AIM OF THE EXERCISE
Taking each line of the material below in turn, count those containing the string "What". Provide the number alone.

THE INPUT
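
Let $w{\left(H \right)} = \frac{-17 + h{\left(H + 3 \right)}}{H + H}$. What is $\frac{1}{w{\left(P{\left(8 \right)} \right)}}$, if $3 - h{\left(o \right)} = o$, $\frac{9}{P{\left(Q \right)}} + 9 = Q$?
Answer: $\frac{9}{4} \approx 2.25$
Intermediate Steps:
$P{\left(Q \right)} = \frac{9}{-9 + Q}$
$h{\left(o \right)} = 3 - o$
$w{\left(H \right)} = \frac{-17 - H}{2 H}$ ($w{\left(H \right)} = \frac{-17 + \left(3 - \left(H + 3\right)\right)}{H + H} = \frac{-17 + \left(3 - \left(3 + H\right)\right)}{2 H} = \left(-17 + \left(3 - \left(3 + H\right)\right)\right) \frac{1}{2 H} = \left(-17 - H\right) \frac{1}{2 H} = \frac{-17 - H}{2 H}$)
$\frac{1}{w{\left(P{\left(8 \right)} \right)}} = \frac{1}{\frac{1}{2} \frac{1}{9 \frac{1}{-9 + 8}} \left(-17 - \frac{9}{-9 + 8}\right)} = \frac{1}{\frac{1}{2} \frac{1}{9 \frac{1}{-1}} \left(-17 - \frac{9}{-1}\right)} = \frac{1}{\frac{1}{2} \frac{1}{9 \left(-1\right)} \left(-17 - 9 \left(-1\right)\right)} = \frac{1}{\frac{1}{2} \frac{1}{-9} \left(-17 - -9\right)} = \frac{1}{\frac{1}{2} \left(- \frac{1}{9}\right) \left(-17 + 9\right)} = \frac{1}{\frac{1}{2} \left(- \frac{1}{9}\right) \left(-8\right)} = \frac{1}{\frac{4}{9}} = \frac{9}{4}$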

==

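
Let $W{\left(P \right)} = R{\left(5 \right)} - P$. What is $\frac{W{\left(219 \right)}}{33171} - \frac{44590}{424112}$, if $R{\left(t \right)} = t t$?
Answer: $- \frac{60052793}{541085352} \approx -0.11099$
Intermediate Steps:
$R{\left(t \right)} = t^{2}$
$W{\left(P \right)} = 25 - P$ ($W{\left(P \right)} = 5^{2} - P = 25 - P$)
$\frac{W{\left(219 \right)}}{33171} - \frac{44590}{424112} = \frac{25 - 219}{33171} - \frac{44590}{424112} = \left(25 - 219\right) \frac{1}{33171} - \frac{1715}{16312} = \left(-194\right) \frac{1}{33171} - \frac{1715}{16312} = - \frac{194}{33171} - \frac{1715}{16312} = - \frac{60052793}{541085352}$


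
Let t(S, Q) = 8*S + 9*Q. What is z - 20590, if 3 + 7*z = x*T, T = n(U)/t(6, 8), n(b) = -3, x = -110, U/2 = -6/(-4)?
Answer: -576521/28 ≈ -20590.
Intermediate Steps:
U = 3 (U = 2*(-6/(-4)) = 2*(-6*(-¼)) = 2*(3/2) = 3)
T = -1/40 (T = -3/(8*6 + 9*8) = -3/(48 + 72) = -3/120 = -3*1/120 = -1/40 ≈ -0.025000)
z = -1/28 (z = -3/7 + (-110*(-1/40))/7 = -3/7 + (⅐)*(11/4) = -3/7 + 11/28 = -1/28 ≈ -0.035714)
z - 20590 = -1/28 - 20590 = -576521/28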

* * *

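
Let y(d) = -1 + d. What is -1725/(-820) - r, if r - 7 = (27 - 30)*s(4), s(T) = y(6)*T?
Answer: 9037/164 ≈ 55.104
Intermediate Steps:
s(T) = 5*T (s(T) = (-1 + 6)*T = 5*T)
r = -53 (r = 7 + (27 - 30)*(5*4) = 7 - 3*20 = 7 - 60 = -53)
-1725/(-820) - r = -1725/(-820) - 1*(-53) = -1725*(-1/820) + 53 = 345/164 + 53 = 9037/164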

THE ANSWER
4